- **What the task requires**: Please return every line in the entries below with the word "counter" in it.
Record set: Begin
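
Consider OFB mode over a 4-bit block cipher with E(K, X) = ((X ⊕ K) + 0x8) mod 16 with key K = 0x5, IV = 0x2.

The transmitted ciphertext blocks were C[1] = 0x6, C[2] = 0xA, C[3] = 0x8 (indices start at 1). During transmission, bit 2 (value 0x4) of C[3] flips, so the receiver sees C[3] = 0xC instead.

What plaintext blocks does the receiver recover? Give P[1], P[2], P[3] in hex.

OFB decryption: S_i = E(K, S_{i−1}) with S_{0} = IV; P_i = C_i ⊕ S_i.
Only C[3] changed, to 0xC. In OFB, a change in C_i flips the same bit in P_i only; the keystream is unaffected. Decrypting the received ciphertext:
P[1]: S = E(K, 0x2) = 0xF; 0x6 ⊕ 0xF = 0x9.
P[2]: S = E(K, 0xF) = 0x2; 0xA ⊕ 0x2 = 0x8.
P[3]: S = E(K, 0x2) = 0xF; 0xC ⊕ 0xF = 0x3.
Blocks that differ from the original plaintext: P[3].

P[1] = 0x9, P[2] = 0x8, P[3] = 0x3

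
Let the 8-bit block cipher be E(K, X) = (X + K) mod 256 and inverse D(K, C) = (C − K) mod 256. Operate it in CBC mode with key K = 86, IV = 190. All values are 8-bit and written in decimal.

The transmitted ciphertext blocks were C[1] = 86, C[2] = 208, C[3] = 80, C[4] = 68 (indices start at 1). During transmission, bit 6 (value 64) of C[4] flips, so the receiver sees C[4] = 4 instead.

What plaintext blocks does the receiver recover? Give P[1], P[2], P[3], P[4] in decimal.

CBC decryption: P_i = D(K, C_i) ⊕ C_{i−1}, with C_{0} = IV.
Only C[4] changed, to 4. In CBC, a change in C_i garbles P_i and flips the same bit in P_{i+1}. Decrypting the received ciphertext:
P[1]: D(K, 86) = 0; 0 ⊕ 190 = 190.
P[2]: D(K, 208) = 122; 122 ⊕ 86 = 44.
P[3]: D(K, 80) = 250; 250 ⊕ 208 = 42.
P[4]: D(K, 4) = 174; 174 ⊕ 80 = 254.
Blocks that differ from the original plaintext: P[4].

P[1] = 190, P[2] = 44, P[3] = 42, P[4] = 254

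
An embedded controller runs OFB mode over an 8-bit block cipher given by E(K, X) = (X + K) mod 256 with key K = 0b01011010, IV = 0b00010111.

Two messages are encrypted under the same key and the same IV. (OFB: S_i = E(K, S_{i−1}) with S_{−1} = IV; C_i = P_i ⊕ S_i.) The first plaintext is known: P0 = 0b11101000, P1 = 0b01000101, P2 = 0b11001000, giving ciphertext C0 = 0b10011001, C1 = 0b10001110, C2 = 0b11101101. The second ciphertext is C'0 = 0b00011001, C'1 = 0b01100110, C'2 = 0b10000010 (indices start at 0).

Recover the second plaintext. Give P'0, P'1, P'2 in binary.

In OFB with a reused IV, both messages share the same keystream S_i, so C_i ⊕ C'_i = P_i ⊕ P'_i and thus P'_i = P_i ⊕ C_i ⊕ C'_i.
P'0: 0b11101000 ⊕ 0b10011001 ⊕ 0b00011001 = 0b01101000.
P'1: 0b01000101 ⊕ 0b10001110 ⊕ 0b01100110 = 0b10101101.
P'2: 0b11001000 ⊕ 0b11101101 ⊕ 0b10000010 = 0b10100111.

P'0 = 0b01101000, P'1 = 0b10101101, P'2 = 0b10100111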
Record set: End
Record set: Begin
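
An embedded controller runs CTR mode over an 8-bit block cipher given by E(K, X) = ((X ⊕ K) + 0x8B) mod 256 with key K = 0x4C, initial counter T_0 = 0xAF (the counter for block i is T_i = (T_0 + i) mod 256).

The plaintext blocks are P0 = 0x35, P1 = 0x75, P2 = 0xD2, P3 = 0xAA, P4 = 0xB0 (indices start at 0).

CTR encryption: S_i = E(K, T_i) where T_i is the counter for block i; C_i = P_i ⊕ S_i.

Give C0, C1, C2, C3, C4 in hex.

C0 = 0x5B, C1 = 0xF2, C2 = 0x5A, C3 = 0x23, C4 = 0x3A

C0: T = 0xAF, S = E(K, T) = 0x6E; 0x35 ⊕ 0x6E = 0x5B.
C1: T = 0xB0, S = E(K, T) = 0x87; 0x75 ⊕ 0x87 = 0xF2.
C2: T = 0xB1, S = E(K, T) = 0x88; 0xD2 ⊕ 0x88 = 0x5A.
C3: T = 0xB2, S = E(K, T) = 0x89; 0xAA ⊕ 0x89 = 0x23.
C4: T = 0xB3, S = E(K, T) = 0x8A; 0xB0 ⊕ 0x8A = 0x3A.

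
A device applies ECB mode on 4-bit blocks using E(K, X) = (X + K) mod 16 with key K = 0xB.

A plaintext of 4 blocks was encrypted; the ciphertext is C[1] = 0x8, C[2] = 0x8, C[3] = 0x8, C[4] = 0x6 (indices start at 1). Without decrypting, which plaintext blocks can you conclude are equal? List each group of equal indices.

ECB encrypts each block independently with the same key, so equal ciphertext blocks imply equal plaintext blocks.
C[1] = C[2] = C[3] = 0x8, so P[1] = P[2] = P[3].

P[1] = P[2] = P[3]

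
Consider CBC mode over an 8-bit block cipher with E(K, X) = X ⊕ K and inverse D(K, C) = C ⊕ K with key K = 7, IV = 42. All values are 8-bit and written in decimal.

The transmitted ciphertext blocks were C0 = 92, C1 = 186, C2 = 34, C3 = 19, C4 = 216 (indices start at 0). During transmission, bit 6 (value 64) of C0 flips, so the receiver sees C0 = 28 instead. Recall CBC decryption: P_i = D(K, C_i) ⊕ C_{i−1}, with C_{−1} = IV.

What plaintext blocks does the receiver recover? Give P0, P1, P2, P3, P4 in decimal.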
Record set: End
Record set: Begin
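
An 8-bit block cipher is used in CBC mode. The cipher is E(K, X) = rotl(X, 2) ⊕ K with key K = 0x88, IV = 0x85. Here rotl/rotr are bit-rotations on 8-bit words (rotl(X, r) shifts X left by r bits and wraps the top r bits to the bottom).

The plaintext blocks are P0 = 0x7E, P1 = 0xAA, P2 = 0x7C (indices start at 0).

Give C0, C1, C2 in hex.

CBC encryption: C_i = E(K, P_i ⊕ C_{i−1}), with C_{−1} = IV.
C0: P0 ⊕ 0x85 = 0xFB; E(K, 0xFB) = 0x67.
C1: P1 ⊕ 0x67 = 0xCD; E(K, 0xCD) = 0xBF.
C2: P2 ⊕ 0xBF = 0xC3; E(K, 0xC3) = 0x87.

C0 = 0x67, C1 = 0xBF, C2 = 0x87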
Record set: End
- **The completed task**:
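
An embedded controller runs CTR mode over an 8-bit block cipher given by E(K, X) = ((X ⊕ K) + 0x8B) mod 256 with key K = 0x4C, initial counter T_0 = 0xAF (the counter for block i is T_i = (T_0 + i) mod 256).
CTR encryption: S_i = E(K, T_i) where T_i is the counter for block i; C_i = P_i ⊕ S_i.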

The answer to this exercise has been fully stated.